--- Excerpted records Enclosed Below ---
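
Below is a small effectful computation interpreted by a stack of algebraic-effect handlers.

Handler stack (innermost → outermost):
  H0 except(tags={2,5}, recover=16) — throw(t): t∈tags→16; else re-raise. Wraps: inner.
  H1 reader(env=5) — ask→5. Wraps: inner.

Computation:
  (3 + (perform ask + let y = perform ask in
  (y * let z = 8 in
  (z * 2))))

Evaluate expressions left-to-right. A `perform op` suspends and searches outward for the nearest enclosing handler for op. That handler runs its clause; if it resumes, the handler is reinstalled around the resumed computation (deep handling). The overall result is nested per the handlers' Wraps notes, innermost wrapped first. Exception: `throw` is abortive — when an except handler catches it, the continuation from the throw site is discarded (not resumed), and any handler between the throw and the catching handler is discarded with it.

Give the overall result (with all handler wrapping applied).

Step-by-step:
ask @ H1 ⇒ 5
ask @ H1 ⇒ 5
H0 returns 88
H1 returns 88
= 88

Answer: 88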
--- End of Enclosed Excerpted records ---
- [Assigned task]
Among the lines above, which contain the word "stack"? Copy every one.

- [Exercise answer]
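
Below is a small effectful computation interpreted by a stack of algebraic-effect handlers.
Handler stack (innermost → outermost):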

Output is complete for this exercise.